DATASET CONTENT.
• • • • •

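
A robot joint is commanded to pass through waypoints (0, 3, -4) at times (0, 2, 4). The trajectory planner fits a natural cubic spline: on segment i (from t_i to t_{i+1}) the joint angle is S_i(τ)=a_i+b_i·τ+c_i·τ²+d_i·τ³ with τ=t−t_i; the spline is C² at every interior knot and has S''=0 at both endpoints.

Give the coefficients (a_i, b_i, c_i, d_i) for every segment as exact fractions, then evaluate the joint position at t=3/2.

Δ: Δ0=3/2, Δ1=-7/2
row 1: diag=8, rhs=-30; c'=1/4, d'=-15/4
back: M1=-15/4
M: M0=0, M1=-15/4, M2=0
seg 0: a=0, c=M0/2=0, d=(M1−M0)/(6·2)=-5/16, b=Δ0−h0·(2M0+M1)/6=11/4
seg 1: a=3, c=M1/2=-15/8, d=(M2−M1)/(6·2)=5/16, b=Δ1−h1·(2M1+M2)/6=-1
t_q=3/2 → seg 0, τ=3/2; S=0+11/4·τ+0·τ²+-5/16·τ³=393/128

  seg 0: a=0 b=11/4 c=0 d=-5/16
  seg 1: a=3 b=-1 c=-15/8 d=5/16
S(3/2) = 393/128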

• • • • •

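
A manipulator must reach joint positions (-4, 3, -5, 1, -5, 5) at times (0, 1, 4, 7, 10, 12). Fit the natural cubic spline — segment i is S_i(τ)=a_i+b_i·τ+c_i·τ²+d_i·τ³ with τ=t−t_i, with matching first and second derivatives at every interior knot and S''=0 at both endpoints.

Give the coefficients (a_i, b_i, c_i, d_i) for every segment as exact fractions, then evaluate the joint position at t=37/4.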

• • • • •

PROMPT. Your answer should be the lines above from the one containing "A manipulator must" through the one containing "position at t=37/4.", copied exactly and with both ends kept.

RESPONSE TO THIS EXERCISE.
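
A manipulator must reach joint positions (-4, 3, -5, 1, -5, 5) at times (0, 1, 4, 7, 10, 12). Fit the natural cubic spline — segment i is S_i(τ)=a_i+b_i·τ+c_i·τ²+d_i·τ³ with τ=t−t_i, with matching first and second derivatives at every interior knot and S''=0 at both endpoints.

Give the coefficients (a_i, b_i, c_i, d_i) for every segment as exact fractions, then evaluate the joint position at t=37/4.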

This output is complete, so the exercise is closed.